_Task item:_ Whatever appears in the records should be given again exactly, down to the last mark.

[Saved data entries]
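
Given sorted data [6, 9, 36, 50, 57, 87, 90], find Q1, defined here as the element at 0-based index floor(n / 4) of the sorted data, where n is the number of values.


The list has n = 7 elements.
Q1 index = floor(7 / 4) = floor(1.75) = 1
Counting from index 0 in the sorted data, the element at index 1 is 9.
Final answer: 9


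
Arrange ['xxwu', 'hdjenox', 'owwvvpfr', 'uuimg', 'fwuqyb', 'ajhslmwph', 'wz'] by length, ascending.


Compute lengths:
  'xxwu' has length 4
  'hdjenox' has length 7
  'owwvvpfr' has length 8
  'uuimg' has length 5
  'fwuqyb' has length 6
  'ajhslmwph' has length 9
  'wz' has length 2
Lengths in increasing order: 2 < 4 < 5 < 6 < 7 < 8 < 9
Listing the words in that order gives the answer.
Final answer: ['wz', 'xxwu', 'uuimg', 'fwuqyb', 'hdjenox', 'owwvvpfr', 'ajhslmwph']


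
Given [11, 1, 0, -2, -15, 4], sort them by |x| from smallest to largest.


Compute absolute values:
  |11| = 11
  |1| = 1
  |0| = 0
  |-2| = 2
  |-15| = 15
  |4| = 4
Absolute values in increasing order: 0 < 1 < 2 < 4 < 11 < 15
Listing the original numbers in that order gives the answer.
Final answer: [0, 1, -2, 4, 11, -15]


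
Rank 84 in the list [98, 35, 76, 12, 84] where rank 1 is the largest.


Sort descending: [98, 84, 76, 35, 12]
Find 84 in the sorted list.
84 is at position 2.
Final answer: 2


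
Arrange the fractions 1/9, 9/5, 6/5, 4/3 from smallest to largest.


Convert to decimal for comparison:
  1/9 = 0.1111
  9/5 = 1.8
  6/5 = 1.2
  4/3 = 1.3333
Decimals in increasing order: 0.1111 < 1.2 < 1.3333 < 1.8
Writing each back as its fraction gives the sorted order.
Final answer: 1/9, 6/5, 4/3, 9/5


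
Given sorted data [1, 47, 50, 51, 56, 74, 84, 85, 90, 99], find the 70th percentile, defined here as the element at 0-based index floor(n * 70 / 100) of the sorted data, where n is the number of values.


The dataset has n = 10 elements.
Index = floor(10 * 70 / 100) = floor(700 / 100) = floor(7) = 7
Counting from index 0 in the sorted data, the element at index 7 is 85.
Final answer: 85


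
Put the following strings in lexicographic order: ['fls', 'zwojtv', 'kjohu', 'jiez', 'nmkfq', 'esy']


Compare strings character by character (the first differing letter decides):
  'esy' < 'fls' since 'e' < 'f' at position 1
  'fls' < 'jiez' since 'f' < 'j' at position 1
  'jiez' < 'kjohu' since 'j' < 'k' at position 1
  'kjohu' < 'nmkfq' since 'k' < 'n' at position 1
  'nmkfq' < 'zwojtv' since 'n' < 'z' at position 1
Chaining these comparisons gives the alphabetical order.
Final answer: ['esy', 'fls', 'jiez', 'kjohu', 'nmkfq', 'zwojtv']


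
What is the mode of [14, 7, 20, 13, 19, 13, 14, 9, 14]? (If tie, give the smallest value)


Count the frequency of each value:
  7 appears 1 time(s)
  9 appears 1 time(s)
  13 appears 2 time(s)
  14 appears 3 time(s)
  19 appears 1 time(s)
  20 appears 1 time(s)
Maximum frequency is 3.
Only 14 reaches that frequency, so it is the mode.
Final answer: 14


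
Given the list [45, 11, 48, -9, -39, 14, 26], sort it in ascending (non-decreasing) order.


Original list: [45, 11, 48, -9, -39, 14, 26]
Repeatedly take the smallest remaining element:
  Remaining [45, 11, 48, -9, -39, 14, 26] -> smallest is -39
  Remaining [45, 11, 48, -9, 14, 26] -> smallest is -9
  Remaining [45, 11, 48, 14, 26] -> smallest is 11
  Remaining [45, 48, 14, 26] -> smallest is 14
  Remaining [45, 48, 26] -> smallest is 26
  Remaining [45, 48] -> smallest is 45
  Remaining [48] -> smallest is 48
Collecting the picks in order gives the sorted list.
Final answer: [-39, -9, 11, 14, 26, 45, 48]


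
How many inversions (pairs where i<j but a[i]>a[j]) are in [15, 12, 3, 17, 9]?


For each element, count the later elements that are smaller than it:
  15 (index 0): smaller elements after it = [12, 3, 9] -> 3
  12 (index 1): smaller elements after it = [3, 9] -> 2
  3 (index 2): smaller elements after it = [] -> 0
  17 (index 3): smaller elements after it = [9] -> 1
Total inversions = 3 + 2 + 0 + 1 = 6
Final answer: 6


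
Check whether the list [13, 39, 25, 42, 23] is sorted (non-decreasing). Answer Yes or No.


Check consecutive pairs:
  13 <= 39? True
  39 <= 25? False
  25 <= 42? True
  42 <= 23? False
2 consecutive pair(s) are out of order, so the list is not sorted.
Final answer: No


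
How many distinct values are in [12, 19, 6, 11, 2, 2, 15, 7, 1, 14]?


List all unique values:
Distinct values: [1, 2, 6, 7, 11, 12, 14, 15, 19]
Count = 9
Final answer: 9


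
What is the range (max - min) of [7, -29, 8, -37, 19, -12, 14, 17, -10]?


Maximum value: 19
Minimum value: -37
Range = 19 - (-37) = 56
Final answer: 56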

_Task result:_
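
Given sorted data [6, 9, 36, 50, 57, 87, 90], find Q1, defined here as the element at 0-based index floor(n / 4) of the sorted data, where n is the number of values.


The list has n = 7 elements.
Q1 index = floor(7 / 4) = floor(1.75) = 1
Counting from index 0 in the sorted data, the element at index 1 is 9.
Final answer: 9


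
Arrange ['xxwu', 'hdjenox', 'owwvvpfr', 'uuimg', 'fwuqyb', 'ajhslmwph', 'wz'] by length, ascending.


Compute lengths:
  'xxwu' has length 4
  'hdjenox' has length 7
  'owwvvpfr' has length 8
  'uuimg' has length 5
  'fwuqyb' has length 6
  'ajhslmwph' has length 9
  'wz' has length 2
Lengths in increasing order: 2 < 4 < 5 < 6 < 7 < 8 < 9
Listing the words in that order gives the answer.
Final answer: ['wz', 'xxwu', 'uuimg', 'fwuqyb', 'hdjenox', 'owwvvpfr', 'ajhslmwph']


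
Given [11, 1, 0, -2, -15, 4], sort them by |x| from smallest to largest.


Compute absolute values:
  |11| = 11
  |1| = 1
  |0| = 0
  |-2| = 2
  |-15| = 15
  |4| = 4
Absolute values in increasing order: 0 < 1 < 2 < 4 < 11 < 15
Listing the original numbers in that order gives the answer.
Final answer: [0, 1, -2, 4, 11, -15]


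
Rank 84 in the list [98, 35, 76, 12, 84] where rank 1 is the largest.


Sort descending: [98, 84, 76, 35, 12]
Find 84 in the sorted list.
84 is at position 2.
Final answer: 2


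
Arrange the fractions 1/9, 9/5, 6/5, 4/3 from smallest to largest.


Convert to decimal for comparison:
  1/9 = 0.1111
  9/5 = 1.8
  6/5 = 1.2
  4/3 = 1.3333
Decimals in increasing order: 0.1111 < 1.2 < 1.3333 < 1.8
Writing each back as its fraction gives the sorted order.
Final answer: 1/9, 6/5, 4/3, 9/5


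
Given sorted data [1, 47, 50, 51, 56, 74, 84, 85, 90, 99], find the 70th percentile, defined here as the element at 0-based index floor(n * 70 / 100) of the sorted data, where n is the number of values.


The dataset has n = 10 elements.
Index = floor(10 * 70 / 100) = floor(700 / 100) = floor(7) = 7
Counting from index 0 in the sorted data, the element at index 7 is 85.
Final answer: 85


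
Put the following strings in lexicographic order: ['fls', 'zwojtv', 'kjohu', 'jiez', 'nmkfq', 'esy']


Compare strings character by character (the first differing letter decides):
  'esy' < 'fls' since 'e' < 'f' at position 1
  'fls' < 'jiez' since 'f' < 'j' at position 1
  'jiez' < 'kjohu' since 'j' < 'k' at position 1
  'kjohu' < 'nmkfq' since 'k' < 'n' at position 1
  'nmkfq' < 'zwojtv' since 'n' < 'z' at position 1
Chaining these comparisons gives the alphabetical order.
Final answer: ['esy', 'fls', 'jiez', 'kjohu', 'nmkfq', 'zwojtv']


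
What is the mode of [14, 7, 20, 13, 19, 13, 14, 9, 14]? (If tie, give the smallest value)


Count the frequency of each value:
  7 appears 1 time(s)
  9 appears 1 time(s)
  13 appears 2 time(s)
  14 appears 3 time(s)
  19 appears 1 time(s)
  20 appears 1 time(s)
Maximum frequency is 3.
Only 14 reaches that frequency, so it is the mode.
Final answer: 14


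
Given the list [45, 11, 48, -9, -39, 14, 26], sort it in ascending (non-decreasing) order.


Original list: [45, 11, 48, -9, -39, 14, 26]
Repeatedly take the smallest remaining element:
  Remaining [45, 11, 48, -9, -39, 14, 26] -> smallest is -39
  Remaining [45, 11, 48, -9, 14, 26] -> smallest is -9
  Remaining [45, 11, 48, 14, 26] -> smallest is 11
  Remaining [45, 48, 14, 26] -> smallest is 14
  Remaining [45, 48, 26] -> smallest is 26
  Remaining [45, 48] -> smallest is 45
  Remaining [48] -> smallest is 48
Collecting the picks in order gives the sorted list.
Final answer: [-39, -9, 11, 14, 26, 45, 48]


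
How many inversions (pairs where i<j but a[i]>a[j]) are in [15, 12, 3, 17, 9]?


For each element, count the later elements that are smaller than it:
  15 (index 0): smaller elements after it = [12, 3, 9] -> 3
  12 (index 1): smaller elements after it = [3, 9] -> 2
  3 (index 2): smaller elements after it = [] -> 0
  17 (index 3): smaller elements after it = [9] -> 1
Total inversions = 3 + 2 + 0 + 1 = 6
Final answer: 6


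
Check whether the list [13, 39, 25, 42, 23] is sorted (non-decreasing). Answer Yes or No.


Check consecutive pairs:
  13 <= 39? True
  39 <= 25? False
  25 <= 42? True
  42 <= 23? False
2 consecutive pair(s) are out of order, so the list is not sorted.
Final answer: No


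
How many distinct values are in [12, 19, 6, 11, 2, 2, 15, 7, 1, 14]?


List all unique values:
Distinct values: [1, 2, 6, 7, 11, 12, 14, 15, 19]
Count = 9
Final answer: 9


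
What is the range (max - min) of [7, -29, 8, -37, 19, -12, 14, 17, -10]?


Maximum value: 19
Minimum value: -37
Range = 19 - (-37) = 56
Final answer: 56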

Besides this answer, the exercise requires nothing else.